WHAT IS NEEDED
The data below is to be set down exactly.

---------- RECORDS SUPPLIED ----------

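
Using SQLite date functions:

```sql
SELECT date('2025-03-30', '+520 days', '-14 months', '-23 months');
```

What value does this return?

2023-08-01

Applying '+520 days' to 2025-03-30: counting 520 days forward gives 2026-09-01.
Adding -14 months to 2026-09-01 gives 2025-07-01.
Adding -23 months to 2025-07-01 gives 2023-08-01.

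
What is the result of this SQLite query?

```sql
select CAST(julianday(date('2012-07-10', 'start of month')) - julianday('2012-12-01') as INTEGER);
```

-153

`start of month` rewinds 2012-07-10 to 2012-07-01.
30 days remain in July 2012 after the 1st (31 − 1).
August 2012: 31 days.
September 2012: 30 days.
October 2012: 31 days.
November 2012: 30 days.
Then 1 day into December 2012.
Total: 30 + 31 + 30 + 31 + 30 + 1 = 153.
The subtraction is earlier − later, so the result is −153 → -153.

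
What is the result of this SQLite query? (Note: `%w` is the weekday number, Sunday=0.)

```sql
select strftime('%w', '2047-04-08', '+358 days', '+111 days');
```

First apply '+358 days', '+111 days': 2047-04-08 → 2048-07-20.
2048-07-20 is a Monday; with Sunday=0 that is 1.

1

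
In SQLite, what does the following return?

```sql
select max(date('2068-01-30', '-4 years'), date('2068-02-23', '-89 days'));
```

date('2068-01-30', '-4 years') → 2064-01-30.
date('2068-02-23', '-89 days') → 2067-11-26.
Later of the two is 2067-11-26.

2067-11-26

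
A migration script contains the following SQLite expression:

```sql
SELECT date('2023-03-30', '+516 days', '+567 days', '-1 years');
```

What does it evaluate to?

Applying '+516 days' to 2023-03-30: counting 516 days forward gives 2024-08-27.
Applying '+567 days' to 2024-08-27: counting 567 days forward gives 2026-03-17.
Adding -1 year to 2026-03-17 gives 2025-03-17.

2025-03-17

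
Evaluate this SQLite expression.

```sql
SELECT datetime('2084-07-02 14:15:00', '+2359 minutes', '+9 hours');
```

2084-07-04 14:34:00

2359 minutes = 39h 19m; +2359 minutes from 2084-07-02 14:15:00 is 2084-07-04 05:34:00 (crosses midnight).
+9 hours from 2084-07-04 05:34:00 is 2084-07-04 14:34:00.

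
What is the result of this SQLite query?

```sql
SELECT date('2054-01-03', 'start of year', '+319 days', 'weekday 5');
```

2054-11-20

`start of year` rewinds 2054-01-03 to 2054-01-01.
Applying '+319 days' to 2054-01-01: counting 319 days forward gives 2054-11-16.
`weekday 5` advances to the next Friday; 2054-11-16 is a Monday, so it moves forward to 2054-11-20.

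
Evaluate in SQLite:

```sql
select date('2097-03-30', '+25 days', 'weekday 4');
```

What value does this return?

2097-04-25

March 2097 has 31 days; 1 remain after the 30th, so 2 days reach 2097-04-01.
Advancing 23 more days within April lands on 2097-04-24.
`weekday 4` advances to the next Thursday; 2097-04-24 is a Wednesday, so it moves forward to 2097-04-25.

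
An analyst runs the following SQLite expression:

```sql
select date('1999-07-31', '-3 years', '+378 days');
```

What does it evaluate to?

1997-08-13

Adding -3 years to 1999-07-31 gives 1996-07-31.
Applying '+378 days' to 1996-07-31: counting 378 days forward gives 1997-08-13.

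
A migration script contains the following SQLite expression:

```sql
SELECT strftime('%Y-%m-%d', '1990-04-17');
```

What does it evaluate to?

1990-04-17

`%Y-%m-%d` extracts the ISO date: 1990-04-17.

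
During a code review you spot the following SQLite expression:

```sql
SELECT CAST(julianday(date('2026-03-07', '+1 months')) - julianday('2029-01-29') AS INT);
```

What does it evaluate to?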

----------

RESPONSE
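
Using SQLite date functions:

```sql
SELECT date('2025-03-30', '+520 days', '-14 months', '-23 months');
```

What value does this return?

2023-08-01

Applying '+520 days' to 2025-03-30: counting 520 days forward gives 2026-09-01.
Adding -14 months to 2026-09-01 gives 2025-07-01.
Adding -23 months to 2025-07-01 gives 2023-08-01.

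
What is the result of this SQLite query?

```sql
select CAST(julianday(date('2012-07-10', 'start of month')) - julianday('2012-12-01') as INTEGER);
```

-153

`start of month` rewinds 2012-07-10 to 2012-07-01.
30 days remain in July 2012 after the 1st (31 − 1).
August 2012: 31 days.
September 2012: 30 days.
October 2012: 31 days.
November 2012: 30 days.
Then 1 day into December 2012.
Total: 30 + 31 + 30 + 31 + 30 + 1 = 153.
The subtraction is earlier − later, so the result is −153 → -153.

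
What is the result of this SQLite query? (Note: `%w` is the weekday number, Sunday=0.)

```sql
select strftime('%w', '2047-04-08', '+358 days', '+111 days');
```

First apply '+358 days', '+111 days': 2047-04-08 → 2048-07-20.
2048-07-20 is a Monday; with Sunday=0 that is 1.

1

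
In SQLite, what does the following return?

```sql
select max(date('2068-01-30', '-4 years'), date('2068-02-23', '-89 days'));
```

date('2068-01-30', '-4 years') → 2064-01-30.
date('2068-02-23', '-89 days') → 2067-11-26.
Later of the two is 2067-11-26.

2067-11-26

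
A migration script contains the following SQLite expression:

```sql
SELECT date('2023-03-30', '+516 days', '+567 days', '-1 years');
```

What does it evaluate to?

Applying '+516 days' to 2023-03-30: counting 516 days forward gives 2024-08-27.
Applying '+567 days' to 2024-08-27: counting 567 days forward gives 2026-03-17.
Adding -1 year to 2026-03-17 gives 2025-03-17.

2025-03-17

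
Evaluate this SQLite expression.

```sql
SELECT datetime('2084-07-02 14:15:00', '+2359 minutes', '+9 hours');
```

2084-07-04 14:34:00

2359 minutes = 39h 19m; +2359 minutes from 2084-07-02 14:15:00 is 2084-07-04 05:34:00 (crosses midnight).
+9 hours from 2084-07-04 05:34:00 is 2084-07-04 14:34:00.

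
What is the result of this SQLite query?

```sql
SELECT date('2054-01-03', 'start of year', '+319 days', 'weekday 5');
```

2054-11-20

`start of year` rewinds 2054-01-03 to 2054-01-01.
Applying '+319 days' to 2054-01-01: counting 319 days forward gives 2054-11-16.
`weekday 5` advances to the next Friday; 2054-11-16 is a Monday, so it moves forward to 2054-11-20.

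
Evaluate in SQLite:

```sql
select date('2097-03-30', '+25 days', 'weekday 4');
```

What value does this return?

2097-04-25

March 2097 has 31 days; 1 remain after the 30th, so 2 days reach 2097-04-01.
Advancing 23 more days within April lands on 2097-04-24.
`weekday 4` advances to the next Thursday; 2097-04-24 is a Wednesday, so it moves forward to 2097-04-25.

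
An analyst runs the following SQLite expression:

```sql
select date('1999-07-31', '-3 years', '+378 days');
```

What does it evaluate to?

1997-08-13

Adding -3 years to 1999-07-31 gives 1996-07-31.
Applying '+378 days' to 1996-07-31: counting 378 days forward gives 1997-08-13.

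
A migration script contains the following SQLite expression:

```sql
SELECT strftime('%Y-%m-%d', '1990-04-17');
```

What does it evaluate to?

1990-04-17

`%Y-%m-%d` extracts the ISO date: 1990-04-17.

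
During a code review you spot the following SQLite expression:

```sql
SELECT CAST(julianday(date('2026-03-07', '+1 months')) - julianday('2029-01-29') AS INT);
```

What does it evaluate to?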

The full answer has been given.